## PROBLEM TO SOLVE
Transcribe the listing below only from the line with "over B over E |" up to and including the line with "- 6 organisers: Calder, Norbury, Jarrow".

== == ==

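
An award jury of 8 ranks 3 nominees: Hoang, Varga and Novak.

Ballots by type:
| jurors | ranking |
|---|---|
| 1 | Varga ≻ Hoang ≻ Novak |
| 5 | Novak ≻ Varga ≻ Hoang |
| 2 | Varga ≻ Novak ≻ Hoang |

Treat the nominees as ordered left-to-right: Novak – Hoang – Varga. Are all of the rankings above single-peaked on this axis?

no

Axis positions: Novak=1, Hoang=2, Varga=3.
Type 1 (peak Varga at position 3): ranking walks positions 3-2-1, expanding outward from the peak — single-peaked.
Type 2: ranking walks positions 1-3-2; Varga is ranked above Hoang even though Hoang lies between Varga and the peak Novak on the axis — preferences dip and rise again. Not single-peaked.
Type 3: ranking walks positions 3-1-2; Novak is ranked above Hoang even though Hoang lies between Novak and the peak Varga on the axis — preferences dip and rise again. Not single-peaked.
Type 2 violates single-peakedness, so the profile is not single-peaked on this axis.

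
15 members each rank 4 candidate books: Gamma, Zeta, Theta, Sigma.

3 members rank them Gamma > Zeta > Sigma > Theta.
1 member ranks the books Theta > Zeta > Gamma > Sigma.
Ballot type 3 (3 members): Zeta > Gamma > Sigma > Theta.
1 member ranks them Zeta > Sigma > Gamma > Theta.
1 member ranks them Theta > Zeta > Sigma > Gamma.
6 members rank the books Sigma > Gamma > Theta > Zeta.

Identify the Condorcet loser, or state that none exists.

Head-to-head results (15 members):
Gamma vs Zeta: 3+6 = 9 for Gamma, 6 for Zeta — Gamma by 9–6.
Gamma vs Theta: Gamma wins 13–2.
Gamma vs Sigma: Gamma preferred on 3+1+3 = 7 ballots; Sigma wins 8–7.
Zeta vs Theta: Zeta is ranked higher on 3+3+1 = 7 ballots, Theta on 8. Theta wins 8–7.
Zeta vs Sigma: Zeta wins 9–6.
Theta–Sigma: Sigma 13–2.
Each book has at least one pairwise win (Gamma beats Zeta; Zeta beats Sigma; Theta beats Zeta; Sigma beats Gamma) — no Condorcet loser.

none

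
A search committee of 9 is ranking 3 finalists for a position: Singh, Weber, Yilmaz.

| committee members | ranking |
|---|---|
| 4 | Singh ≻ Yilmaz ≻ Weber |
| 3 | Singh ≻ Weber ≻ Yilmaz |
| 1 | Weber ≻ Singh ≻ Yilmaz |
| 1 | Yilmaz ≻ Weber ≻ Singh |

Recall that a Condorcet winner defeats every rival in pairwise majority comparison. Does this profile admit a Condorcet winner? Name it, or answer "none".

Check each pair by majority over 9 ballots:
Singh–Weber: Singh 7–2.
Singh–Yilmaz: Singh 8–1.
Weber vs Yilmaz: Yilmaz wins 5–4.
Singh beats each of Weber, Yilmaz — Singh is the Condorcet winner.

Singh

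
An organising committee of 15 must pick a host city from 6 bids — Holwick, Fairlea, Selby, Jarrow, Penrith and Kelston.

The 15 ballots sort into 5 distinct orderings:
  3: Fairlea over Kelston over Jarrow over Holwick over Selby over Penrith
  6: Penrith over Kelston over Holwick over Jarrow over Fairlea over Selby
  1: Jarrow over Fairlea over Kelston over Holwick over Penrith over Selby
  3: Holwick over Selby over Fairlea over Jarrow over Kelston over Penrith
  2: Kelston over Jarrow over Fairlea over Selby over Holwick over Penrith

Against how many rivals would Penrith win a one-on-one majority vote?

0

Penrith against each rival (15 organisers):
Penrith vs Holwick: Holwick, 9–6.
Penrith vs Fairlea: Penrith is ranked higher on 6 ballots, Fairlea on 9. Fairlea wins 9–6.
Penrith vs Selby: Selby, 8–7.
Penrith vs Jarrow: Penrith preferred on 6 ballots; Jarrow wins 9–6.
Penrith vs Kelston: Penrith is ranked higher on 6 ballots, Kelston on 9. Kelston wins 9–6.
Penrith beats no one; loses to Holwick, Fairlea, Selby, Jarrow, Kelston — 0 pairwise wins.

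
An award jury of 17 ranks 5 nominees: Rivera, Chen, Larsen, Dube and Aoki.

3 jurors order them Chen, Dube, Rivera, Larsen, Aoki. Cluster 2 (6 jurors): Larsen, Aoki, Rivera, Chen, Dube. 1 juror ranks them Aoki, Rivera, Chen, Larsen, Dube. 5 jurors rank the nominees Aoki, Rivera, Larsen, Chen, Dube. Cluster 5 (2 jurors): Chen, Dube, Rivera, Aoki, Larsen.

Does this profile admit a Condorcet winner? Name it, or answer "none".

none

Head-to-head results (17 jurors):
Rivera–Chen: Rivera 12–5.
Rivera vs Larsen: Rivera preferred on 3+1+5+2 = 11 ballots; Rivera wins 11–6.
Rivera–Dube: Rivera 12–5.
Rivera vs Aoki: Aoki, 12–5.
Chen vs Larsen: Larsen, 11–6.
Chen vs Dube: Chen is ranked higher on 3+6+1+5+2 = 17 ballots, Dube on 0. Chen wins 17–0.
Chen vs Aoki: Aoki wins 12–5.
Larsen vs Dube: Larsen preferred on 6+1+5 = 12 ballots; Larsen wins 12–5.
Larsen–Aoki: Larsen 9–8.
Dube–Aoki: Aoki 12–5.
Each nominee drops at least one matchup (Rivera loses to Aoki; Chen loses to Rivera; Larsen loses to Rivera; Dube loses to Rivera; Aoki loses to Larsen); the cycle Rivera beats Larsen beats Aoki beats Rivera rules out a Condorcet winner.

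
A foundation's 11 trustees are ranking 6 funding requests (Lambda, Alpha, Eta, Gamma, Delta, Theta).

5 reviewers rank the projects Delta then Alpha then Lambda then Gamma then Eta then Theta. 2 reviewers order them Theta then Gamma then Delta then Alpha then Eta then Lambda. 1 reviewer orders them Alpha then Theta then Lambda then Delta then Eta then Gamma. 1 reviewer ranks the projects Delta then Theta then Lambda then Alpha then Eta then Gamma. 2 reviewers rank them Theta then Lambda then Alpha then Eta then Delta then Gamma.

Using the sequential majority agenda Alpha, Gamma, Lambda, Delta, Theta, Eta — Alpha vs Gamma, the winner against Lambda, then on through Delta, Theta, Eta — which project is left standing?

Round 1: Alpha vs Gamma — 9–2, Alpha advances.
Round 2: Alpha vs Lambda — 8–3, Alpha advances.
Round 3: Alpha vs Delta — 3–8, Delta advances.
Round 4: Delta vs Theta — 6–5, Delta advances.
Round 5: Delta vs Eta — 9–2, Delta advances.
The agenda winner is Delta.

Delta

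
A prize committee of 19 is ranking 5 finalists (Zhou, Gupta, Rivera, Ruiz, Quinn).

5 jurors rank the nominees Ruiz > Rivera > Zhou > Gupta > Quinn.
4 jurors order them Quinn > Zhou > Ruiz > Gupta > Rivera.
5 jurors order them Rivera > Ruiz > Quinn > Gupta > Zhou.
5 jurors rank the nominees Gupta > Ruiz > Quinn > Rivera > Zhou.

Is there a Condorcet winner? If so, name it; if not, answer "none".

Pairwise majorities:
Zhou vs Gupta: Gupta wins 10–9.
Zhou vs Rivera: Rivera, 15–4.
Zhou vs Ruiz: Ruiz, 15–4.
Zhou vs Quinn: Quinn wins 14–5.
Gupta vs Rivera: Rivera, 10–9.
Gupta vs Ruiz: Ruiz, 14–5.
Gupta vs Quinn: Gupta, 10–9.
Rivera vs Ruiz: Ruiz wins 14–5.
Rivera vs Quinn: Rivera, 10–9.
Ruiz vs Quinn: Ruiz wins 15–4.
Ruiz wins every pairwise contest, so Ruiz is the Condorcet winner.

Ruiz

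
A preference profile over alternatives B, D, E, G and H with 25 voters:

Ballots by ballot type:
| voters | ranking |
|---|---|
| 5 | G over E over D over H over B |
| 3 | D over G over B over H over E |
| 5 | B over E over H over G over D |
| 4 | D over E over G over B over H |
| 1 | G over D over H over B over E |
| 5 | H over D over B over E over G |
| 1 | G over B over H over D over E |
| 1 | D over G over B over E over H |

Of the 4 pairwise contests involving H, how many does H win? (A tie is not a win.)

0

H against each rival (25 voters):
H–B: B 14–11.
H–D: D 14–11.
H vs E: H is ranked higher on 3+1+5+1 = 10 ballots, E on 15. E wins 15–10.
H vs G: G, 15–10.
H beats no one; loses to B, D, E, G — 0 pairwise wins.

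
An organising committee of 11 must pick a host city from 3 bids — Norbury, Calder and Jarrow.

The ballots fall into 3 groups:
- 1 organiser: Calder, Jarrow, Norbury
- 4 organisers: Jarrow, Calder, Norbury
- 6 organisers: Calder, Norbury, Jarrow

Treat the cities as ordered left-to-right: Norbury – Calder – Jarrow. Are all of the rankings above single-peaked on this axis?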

== == ==

## EXERCISE RESPONSE
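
| 1 | G over D over H over B over E |
| 5 | H over D over B over E over G |
| 1 | G over B over H over D over E |
| 1 | D over G over B over E over H |

Of the 4 pairwise contests involving H, how many does H win? (A tie is not a win.)

0

H against each rival (25 voters):
H–B: B 14–11.
H–D: D 14–11.
H vs E: H is ranked higher on 3+1+5+1 = 10 ballots, E on 15. E wins 15–10.
H vs G: G, 15–10.
H beats no one; loses to B, D, E, G — 0 pairwise wins.

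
An organising committee of 11 must pick a host city from 3 bids — Norbury, Calder and Jarrow.

The ballots fall into 3 groups:
- 1 organiser: Calder, Jarrow, Norbury
- 4 organisers: Jarrow, Calder, Norbury
- 6 organisers: Calder, Norbury, Jarrow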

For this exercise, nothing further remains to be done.